======== TASK MATERIAL ========

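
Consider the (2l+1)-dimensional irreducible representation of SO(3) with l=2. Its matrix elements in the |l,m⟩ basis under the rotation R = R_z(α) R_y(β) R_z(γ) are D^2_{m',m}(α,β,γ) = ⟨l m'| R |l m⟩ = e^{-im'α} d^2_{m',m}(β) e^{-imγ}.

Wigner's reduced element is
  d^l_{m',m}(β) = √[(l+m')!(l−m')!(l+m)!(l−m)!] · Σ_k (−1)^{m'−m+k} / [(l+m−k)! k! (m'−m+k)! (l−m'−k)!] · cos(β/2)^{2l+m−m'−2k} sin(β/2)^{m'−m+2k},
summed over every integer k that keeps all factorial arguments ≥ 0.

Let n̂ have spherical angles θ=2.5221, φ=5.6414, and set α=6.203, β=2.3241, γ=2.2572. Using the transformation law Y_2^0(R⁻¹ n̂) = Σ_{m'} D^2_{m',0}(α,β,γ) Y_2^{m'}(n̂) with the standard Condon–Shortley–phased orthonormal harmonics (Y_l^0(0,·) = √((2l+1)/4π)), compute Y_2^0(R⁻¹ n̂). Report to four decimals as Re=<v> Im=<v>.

Need the full column D^2_{m',0} for m'=−2..2 at α=6.203, β=2.3241, γ=2.2572.
cos(β/2)=0.397459, sin(β/2)=0.917620
d^2_{-2,0}: single k=2 term ⇒ +0.325827;  D = +0.321646-0.052029i
d^2_{-1,0}: k∈[1..2] ⇒ +0.141129 -0.752240 = -0.611111;  D = -0.609148+0.048950i
d^2_{0,0}: k∈[0..2] ⇒ +0.024956 -0.532072 +0.709008 = +0.201891;  D = +0.201891+0.000000i
d^2_{1,0}: k∈[0..1] ⇒ -0.141129 +0.752240 = +0.611111;  D = +0.609148+0.048950i
d^2_{2,0}: single k=0 term ⇒ +0.325827;  D = +0.321646+0.052029i
Y_2^{m'}(θ=2.5221,φ=5.6414) and Σ D·Y over m':
  (+0.3216-0.0520i)·(+0.0369+0.1249i)  (-0.6091+0.0489i)·(-0.2925-0.2186i)  (+0.2019+0.0000i)·(+0.3118+0.0000i)  (+0.6091+0.0489i)·(+0.2925-0.2186i)  (+0.3216+0.0520i)·(+0.0369-0.1249i)
Y_2^0(R⁻¹ n̂) = +0.477480+0.000000i

Re=0.4775 Im=0.0000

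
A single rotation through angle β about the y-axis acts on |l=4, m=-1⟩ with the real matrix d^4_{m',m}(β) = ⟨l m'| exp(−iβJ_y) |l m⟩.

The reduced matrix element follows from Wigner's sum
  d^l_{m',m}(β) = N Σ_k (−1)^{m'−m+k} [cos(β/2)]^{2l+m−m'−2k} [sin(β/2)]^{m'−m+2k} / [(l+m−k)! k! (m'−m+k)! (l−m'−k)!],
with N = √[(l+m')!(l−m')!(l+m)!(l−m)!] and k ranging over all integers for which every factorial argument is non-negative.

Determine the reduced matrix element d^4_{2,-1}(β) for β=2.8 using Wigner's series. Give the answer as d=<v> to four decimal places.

d^4_{2,-1}(β=2.8) via Wigner's sum:
Half-angle: c=0.169967, s=0.985450. N=√(720·2·6·120)=1018.233765
k∈{0,1,2} keeps every argument non-negative
  k=0: (−1)^3·1018.2338/(72)·0.1700^5·0.9854^3 = -0.001920
  k=1: (−1)^4·1018.2338/(48)·0.1700^3·0.9854^5 = +0.096800
  k=2: (−1)^5·1018.2338/(240)·0.1700^1·0.9854^7 = -0.650793
d^4_{2,-1}(2.8) = -0.001920 +0.096800 -0.650793 = -0.555913

d=-0.5559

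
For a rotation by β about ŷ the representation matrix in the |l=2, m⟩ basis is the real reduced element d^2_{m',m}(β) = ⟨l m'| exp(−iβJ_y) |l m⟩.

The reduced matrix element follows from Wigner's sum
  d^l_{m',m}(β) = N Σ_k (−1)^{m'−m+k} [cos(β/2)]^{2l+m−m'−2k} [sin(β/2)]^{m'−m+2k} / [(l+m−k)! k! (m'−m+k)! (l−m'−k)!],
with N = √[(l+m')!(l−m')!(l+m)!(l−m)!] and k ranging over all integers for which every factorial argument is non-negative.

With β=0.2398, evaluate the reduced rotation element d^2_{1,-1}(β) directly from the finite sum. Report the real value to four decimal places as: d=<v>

d=0.0421

d^2_{1,-1}(β=0.2398) via Wigner's sum:
With c≡cos(β/2)=0.992821 and s≡sin(β/2)=0.119613, N=[6·1·1·6]^{1/2}=6.000000
k∈{0,1} keeps every argument non-negative
  k=0: (−1)^2·6.0000/(2)·0.9928^2·0.1196^2 = +0.042308
  k=1: (−1)^3·6.0000/(6)·0.9928^0·0.1196^4 = -0.000205
d^2_{1,-1}(0.2398) = +0.042308 -0.000205 = +0.042103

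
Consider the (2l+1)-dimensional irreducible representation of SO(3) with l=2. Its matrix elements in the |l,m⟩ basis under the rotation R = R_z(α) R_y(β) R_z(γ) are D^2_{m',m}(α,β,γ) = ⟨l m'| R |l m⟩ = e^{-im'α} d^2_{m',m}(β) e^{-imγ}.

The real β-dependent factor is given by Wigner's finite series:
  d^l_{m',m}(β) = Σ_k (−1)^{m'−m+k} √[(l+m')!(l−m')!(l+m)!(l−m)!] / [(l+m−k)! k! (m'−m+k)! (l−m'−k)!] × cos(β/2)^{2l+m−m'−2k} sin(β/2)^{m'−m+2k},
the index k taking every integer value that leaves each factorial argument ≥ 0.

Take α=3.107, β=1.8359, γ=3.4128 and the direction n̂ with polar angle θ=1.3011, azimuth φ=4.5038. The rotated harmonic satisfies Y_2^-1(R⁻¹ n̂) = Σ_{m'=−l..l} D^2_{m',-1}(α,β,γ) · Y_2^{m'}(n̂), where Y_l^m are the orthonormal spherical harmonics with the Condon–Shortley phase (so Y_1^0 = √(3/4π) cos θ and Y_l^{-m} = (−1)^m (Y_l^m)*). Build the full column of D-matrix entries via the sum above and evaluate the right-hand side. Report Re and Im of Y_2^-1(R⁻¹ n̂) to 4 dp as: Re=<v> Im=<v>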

========

# WORK REQUEST
Output each line of the material exactly as it was written above.

# REPLY TO THE EXERCISE
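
Consider the (2l+1)-dimensional irreducible representation of SO(3) with l=2. Its matrix elements in the |l,m⟩ basis under the rotation R = R_z(α) R_y(β) R_z(γ) are D^2_{m',m}(α,β,γ) = ⟨l m'| R |l m⟩ = e^{-im'α} d^2_{m',m}(β) e^{-imγ}.

Wigner's reduced element is
  d^l_{m',m}(β) = √[(l+m')!(l−m')!(l+m)!(l−m)!] · Σ_k (−1)^{m'−m+k} / [(l+m−k)! k! (m'−m+k)! (l−m'−k)!] · cos(β/2)^{2l+m−m'−2k} sin(β/2)^{m'−m+2k},
summed over every integer k that keeps all factorial arguments ≥ 0.

Let n̂ have spherical angles θ=2.5221, φ=5.6414, and set α=6.203, β=2.3241, γ=2.2572. Using the transformation law Y_2^0(R⁻¹ n̂) = Σ_{m'} D^2_{m',0}(α,β,γ) Y_2^{m'}(n̂) with the standard Condon–Shortley–phased orthonormal harmonics (Y_l^0(0,·) = √((2l+1)/4π)), compute Y_2^0(R⁻¹ n̂). Report to four decimals as Re=<v> Im=<v>.

Need the full column D^2_{m',0} for m'=−2..2 at α=6.203, β=2.3241, γ=2.2572.
cos(β/2)=0.397459, sin(β/2)=0.917620
d^2_{-2,0}: single k=2 term ⇒ +0.325827;  D = +0.321646-0.052029i
d^2_{-1,0}: k∈[1..2] ⇒ +0.141129 -0.752240 = -0.611111;  D = -0.609148+0.048950i
d^2_{0,0}: k∈[0..2] ⇒ +0.024956 -0.532072 +0.709008 = +0.201891;  D = +0.201891+0.000000i
d^2_{1,0}: k∈[0..1] ⇒ -0.141129 +0.752240 = +0.611111;  D = +0.609148+0.048950i
d^2_{2,0}: single k=0 term ⇒ +0.325827;  D = +0.321646+0.052029i
Y_2^{m'}(θ=2.5221,φ=5.6414) and Σ D·Y over m':
  (+0.3216-0.0520i)·(+0.0369+0.1249i)  (-0.6091+0.0489i)·(-0.2925-0.2186i)  (+0.2019+0.0000i)·(+0.3118+0.0000i)  (+0.6091+0.0489i)·(+0.2925-0.2186i)  (+0.3216+0.0520i)·(+0.0369-0.1249i)
Y_2^0(R⁻¹ n̂) = +0.477480+0.000000i

Re=0.4775 Im=0.0000

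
A single rotation through angle β about the y-axis acts on |l=4, m=-1⟩ with the real matrix d^4_{m',m}(β) = ⟨l m'| exp(−iβJ_y) |l m⟩.

The reduced matrix element follows from Wigner's sum
  d^l_{m',m}(β) = N Σ_k (−1)^{m'−m+k} [cos(β/2)]^{2l+m−m'−2k} [sin(β/2)]^{m'−m+2k} / [(l+m−k)! k! (m'−m+k)! (l−m'−k)!],
with N = √[(l+m')!(l−m')!(l+m)!(l−m)!] and k ranging over all integers for which every factorial argument is non-negative.

Determine the reduced matrix element d^4_{2,-1}(β) for β=2.8 using Wigner's series. Give the answer as d=<v> to four decimal places.

d^4_{2,-1}(β=2.8) via Wigner's sum:
Half-angle: c=0.169967, s=0.985450. N=√(720·2·6·120)=1018.233765
k∈{0,1,2} keeps every argument non-negative
  k=0: (−1)^3·1018.2338/(72)·0.1700^5·0.9854^3 = -0.001920
  k=1: (−1)^4·1018.2338/(48)·0.1700^3·0.9854^5 = +0.096800
  k=2: (−1)^5·1018.2338/(240)·0.1700^1·0.9854^7 = -0.650793
d^4_{2,-1}(2.8) = -0.001920 +0.096800 -0.650793 = -0.555913

d=-0.5559

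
For a rotation by β about ŷ the representation matrix in the |l=2, m⟩ basis is the real reduced element d^2_{m',m}(β) = ⟨l m'| exp(−iβJ_y) |l m⟩.

The reduced matrix element follows from Wigner's sum
  d^l_{m',m}(β) = N Σ_k (−1)^{m'−m+k} [cos(β/2)]^{2l+m−m'−2k} [sin(β/2)]^{m'−m+2k} / [(l+m−k)! k! (m'−m+k)! (l−m'−k)!],
with N = √[(l+m')!(l−m')!(l+m)!(l−m)!] and k ranging over all integers for which every factorial argument is non-negative.

With β=0.2398, evaluate the reduced rotation element d^2_{1,-1}(β) directly from the finite sum. Report the real value to four decimal places as: d=<v>

d=0.0421

d^2_{1,-1}(β=0.2398) via Wigner's sum:
With c≡cos(β/2)=0.992821 and s≡sin(β/2)=0.119613, N=[6·1·1·6]^{1/2}=6.000000
k∈{0,1} keeps every argument non-negative
  k=0: (−1)^2·6.0000/(2)·0.9928^2·0.1196^2 = +0.042308
  k=1: (−1)^3·6.0000/(6)·0.9928^0·0.1196^4 = -0.000205
d^2_{1,-1}(0.2398) = +0.042308 -0.000205 = +0.042103

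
Consider the (2l+1)-dimensional irreducible representation of SO(3) with l=2. Its matrix elements in the |l,m⟩ basis under the rotation R = R_z(α) R_y(β) R_z(γ) are D^2_{m',m}(α,β,γ) = ⟨l m'| R |l m⟩ = e^{-im'α} d^2_{m',m}(β) e^{-imγ}.

The real β-dependent factor is given by Wigner's finite series:
  d^l_{m',m}(β) = Σ_k (−1)^{m'−m+k} √[(l+m')!(l−m')!(l+m)!(l−m)!] / [(l+m−k)! k! (m'−m+k)! (l−m'−k)!] × cos(β/2)^{2l+m−m'−2k} sin(β/2)^{m'−m+2k},
the index k taking every integer value that leaves each factorial argument ≥ 0.

Take α=3.107, β=1.8359, γ=3.4128 and the direction n̂ with polar angle θ=1.3011, azimuth φ=4.5038. The rotated harmonic satisfies Y_2^-1(R⁻¹ n̂) = Σ_{m'=−l..l} D^2_{m',-1}(α,β,γ) · Y_2^{m'}(n̂), where Y_l^m are the orthonormal spherical harmonics with the Condon–Shortley phase (so Y_1^0 = √(3/4π) cos θ and Y_l^{-m} = (−1)^m (Y_l^m)*). Build the full column of D-matrix entries via the sum above and evaluate the right-hand side. Report Re and Im of Y_2^-1(R⁻¹ n̂) to 4 dp as: Re=<v> Im=<v>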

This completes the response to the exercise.